WHAT YOU HAVE TO DO: What lines below include the string "runs"? Pick them out and copy them.
----------
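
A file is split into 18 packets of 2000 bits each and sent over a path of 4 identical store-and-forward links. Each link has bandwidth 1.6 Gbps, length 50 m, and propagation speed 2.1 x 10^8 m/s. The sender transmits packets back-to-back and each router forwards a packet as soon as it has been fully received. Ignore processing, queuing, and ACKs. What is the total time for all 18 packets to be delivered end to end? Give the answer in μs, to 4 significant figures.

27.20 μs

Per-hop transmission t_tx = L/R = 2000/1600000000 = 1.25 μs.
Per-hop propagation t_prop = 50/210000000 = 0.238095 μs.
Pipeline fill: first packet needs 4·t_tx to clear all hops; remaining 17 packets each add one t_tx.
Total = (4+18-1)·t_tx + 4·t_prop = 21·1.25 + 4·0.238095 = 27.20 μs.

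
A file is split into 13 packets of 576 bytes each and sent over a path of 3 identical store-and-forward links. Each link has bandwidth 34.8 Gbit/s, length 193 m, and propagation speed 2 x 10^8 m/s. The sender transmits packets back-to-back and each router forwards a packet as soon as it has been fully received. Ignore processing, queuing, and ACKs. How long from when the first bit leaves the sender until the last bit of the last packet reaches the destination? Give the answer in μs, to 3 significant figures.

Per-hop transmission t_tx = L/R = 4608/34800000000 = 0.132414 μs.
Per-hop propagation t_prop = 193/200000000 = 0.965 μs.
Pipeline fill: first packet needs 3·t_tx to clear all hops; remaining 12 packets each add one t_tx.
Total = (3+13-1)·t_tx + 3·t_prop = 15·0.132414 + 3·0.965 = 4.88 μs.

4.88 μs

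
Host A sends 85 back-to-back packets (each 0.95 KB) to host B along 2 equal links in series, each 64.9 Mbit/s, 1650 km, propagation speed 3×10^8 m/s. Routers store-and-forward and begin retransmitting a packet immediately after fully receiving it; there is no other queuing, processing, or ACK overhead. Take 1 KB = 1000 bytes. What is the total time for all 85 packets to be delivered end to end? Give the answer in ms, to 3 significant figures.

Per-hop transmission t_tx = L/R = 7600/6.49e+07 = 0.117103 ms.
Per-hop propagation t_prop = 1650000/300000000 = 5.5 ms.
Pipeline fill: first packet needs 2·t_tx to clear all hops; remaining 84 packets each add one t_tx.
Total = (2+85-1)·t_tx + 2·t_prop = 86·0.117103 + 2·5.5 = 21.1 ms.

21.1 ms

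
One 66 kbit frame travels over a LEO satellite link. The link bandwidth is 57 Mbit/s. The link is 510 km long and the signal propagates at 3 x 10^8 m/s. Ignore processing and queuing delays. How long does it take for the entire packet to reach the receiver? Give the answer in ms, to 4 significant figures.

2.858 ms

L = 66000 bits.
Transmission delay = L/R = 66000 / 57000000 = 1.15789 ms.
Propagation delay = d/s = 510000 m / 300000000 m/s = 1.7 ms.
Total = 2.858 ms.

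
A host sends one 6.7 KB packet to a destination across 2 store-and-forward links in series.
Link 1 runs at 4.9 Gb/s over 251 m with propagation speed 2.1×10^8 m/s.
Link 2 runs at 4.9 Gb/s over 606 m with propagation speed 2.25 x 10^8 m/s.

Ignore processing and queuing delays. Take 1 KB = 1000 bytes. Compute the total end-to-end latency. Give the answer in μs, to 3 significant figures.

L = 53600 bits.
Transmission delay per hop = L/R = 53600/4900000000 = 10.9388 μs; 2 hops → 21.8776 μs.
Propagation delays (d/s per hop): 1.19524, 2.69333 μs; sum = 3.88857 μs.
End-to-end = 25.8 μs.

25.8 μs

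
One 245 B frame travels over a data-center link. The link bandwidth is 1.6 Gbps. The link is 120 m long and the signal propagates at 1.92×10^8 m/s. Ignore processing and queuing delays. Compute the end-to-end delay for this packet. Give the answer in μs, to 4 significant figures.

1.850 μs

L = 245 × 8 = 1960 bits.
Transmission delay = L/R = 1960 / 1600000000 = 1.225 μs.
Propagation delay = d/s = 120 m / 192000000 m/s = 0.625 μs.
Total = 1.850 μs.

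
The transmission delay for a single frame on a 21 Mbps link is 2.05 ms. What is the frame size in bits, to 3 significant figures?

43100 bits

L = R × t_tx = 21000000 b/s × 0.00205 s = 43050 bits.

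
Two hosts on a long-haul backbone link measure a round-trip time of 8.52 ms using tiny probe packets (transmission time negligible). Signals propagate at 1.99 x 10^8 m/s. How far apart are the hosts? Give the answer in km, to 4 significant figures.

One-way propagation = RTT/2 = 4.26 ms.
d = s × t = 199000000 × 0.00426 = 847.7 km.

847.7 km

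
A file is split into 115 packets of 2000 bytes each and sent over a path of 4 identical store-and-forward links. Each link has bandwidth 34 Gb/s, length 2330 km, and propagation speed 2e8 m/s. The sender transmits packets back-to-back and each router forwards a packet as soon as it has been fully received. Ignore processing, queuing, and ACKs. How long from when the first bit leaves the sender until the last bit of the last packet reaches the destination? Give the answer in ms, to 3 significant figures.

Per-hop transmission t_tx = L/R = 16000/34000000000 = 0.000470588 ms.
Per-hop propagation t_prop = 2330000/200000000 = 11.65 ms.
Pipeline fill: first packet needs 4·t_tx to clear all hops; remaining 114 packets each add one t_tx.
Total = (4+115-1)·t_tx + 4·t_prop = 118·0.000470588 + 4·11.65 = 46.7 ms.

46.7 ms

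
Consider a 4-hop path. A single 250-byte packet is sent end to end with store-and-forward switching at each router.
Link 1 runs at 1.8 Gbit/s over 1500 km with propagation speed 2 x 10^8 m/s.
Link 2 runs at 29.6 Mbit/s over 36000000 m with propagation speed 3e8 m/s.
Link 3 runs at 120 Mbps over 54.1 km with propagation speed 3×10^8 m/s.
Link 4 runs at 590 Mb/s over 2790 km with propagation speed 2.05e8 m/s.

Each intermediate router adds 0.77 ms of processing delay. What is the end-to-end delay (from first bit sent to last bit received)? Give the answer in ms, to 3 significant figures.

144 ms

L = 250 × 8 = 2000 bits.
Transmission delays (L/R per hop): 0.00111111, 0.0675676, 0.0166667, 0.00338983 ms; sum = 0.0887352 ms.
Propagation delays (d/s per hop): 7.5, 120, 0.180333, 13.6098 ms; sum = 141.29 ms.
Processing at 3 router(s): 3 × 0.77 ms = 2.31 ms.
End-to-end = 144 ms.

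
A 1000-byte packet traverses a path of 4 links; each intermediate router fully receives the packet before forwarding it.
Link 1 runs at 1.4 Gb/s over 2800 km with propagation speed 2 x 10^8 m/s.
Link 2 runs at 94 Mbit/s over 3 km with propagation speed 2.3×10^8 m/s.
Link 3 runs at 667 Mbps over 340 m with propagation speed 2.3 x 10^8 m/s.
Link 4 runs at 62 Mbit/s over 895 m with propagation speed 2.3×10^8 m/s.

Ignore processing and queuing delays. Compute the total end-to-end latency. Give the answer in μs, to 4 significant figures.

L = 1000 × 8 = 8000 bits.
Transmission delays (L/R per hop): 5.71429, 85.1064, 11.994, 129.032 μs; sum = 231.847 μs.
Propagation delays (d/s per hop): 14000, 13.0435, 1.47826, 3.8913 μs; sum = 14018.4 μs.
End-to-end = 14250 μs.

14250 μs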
----------
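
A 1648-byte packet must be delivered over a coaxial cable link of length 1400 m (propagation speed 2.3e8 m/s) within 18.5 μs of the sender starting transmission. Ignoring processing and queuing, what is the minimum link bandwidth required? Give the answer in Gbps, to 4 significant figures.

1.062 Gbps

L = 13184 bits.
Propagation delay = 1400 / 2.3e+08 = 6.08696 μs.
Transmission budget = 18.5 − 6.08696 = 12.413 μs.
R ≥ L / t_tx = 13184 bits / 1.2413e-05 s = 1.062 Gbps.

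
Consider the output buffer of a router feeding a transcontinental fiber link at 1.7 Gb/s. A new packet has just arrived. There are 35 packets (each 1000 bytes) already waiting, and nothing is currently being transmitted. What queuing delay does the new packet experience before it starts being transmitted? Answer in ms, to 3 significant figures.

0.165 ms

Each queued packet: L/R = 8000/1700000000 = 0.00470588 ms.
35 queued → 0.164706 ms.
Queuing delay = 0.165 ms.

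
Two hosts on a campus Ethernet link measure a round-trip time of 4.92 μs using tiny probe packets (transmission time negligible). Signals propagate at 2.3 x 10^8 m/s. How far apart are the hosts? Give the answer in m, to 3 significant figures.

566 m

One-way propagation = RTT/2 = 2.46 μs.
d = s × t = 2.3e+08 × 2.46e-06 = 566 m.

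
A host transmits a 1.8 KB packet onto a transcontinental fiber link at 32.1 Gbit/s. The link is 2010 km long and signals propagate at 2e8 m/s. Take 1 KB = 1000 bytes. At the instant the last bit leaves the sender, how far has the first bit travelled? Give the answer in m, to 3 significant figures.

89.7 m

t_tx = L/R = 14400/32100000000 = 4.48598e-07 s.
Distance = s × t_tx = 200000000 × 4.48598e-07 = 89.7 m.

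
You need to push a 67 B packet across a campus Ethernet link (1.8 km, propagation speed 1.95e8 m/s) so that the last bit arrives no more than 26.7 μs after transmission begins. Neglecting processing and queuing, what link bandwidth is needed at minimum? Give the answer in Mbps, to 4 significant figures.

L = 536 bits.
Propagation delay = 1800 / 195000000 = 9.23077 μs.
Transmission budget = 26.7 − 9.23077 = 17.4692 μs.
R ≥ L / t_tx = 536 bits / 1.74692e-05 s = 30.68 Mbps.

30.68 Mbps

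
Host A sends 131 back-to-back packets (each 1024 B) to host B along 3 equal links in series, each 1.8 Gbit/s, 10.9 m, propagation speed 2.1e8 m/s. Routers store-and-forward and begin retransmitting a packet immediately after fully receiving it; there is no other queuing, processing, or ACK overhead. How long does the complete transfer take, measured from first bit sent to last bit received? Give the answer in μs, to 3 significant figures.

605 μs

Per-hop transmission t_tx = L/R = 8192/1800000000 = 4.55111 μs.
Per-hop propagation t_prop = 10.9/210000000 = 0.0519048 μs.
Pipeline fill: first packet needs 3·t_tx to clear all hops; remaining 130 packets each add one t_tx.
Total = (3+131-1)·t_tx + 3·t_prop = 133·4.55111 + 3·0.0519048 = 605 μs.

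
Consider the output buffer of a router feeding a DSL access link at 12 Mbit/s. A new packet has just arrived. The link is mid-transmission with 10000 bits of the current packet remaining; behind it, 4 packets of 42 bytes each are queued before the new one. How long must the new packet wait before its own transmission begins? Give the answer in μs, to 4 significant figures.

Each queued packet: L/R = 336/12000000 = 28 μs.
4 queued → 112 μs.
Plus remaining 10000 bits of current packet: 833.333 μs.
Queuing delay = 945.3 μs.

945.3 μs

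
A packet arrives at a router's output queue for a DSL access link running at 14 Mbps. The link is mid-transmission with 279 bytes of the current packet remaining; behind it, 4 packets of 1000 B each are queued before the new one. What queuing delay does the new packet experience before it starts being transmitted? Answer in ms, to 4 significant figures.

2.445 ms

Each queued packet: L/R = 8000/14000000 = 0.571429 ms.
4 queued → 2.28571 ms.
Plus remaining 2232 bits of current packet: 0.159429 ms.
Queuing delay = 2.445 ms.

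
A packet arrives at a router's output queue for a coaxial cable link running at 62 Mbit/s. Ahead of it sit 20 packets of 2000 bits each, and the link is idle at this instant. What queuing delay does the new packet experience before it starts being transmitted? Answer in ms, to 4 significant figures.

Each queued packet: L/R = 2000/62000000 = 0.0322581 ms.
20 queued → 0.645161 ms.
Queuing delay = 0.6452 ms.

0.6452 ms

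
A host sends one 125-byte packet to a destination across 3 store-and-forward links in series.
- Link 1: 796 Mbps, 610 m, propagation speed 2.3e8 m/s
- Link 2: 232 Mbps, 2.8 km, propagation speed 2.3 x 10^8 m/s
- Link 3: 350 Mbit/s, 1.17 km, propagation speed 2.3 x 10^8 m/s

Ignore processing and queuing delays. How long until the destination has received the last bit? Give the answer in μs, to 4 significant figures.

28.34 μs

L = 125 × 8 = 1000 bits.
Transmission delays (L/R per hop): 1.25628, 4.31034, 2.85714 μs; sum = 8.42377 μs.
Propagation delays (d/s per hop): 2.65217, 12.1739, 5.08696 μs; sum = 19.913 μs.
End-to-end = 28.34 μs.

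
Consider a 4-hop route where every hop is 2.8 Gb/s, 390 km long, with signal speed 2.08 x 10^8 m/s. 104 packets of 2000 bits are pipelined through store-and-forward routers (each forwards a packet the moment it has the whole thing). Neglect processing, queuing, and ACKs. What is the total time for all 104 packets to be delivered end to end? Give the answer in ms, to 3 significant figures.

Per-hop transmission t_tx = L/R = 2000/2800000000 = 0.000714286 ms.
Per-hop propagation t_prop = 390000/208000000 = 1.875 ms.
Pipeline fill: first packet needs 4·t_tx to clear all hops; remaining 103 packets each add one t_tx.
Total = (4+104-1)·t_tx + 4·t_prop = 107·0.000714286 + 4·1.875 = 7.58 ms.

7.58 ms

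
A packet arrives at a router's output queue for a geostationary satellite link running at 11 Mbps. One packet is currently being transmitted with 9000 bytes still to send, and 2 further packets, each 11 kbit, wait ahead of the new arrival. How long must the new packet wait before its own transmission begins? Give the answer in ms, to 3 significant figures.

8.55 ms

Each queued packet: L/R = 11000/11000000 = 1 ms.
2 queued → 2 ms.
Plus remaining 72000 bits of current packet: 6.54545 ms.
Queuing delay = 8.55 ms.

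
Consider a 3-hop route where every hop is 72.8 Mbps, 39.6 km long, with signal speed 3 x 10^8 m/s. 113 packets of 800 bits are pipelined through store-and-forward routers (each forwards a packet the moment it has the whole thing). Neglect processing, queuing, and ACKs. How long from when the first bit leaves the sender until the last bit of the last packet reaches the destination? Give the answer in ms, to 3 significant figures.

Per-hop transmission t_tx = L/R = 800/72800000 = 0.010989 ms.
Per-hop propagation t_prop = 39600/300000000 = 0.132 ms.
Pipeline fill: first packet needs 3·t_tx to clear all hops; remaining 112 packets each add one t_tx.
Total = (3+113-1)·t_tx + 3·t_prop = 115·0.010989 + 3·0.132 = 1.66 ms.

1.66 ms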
----------
RESPONSE AREA:
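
Link 1 runs at 4.9 Gb/s over 251 m with propagation speed 2.1×10^8 m/s.
Link 2 runs at 4.9 Gb/s over 606 m with propagation speed 2.25 x 10^8 m/s.
Link 1 runs at 1.8 Gbit/s over 1500 km with propagation speed 2 x 10^8 m/s.
Link 2 runs at 29.6 Mbit/s over 36000000 m with propagation speed 3e8 m/s.
Link 3 runs at 120 Mbps over 54.1 km with propagation speed 3×10^8 m/s.
Link 4 runs at 590 Mb/s over 2790 km with propagation speed 2.05e8 m/s.
Link 1 runs at 1.4 Gb/s over 2800 km with propagation speed 2 x 10^8 m/s.
Link 2 runs at 94 Mbit/s over 3 km with propagation speed 2.3×10^8 m/s.
Link 3 runs at 667 Mbps over 340 m with propagation speed 2.3 x 10^8 m/s.
Link 4 runs at 62 Mbit/s over 895 m with propagation speed 2.3×10^8 m/s.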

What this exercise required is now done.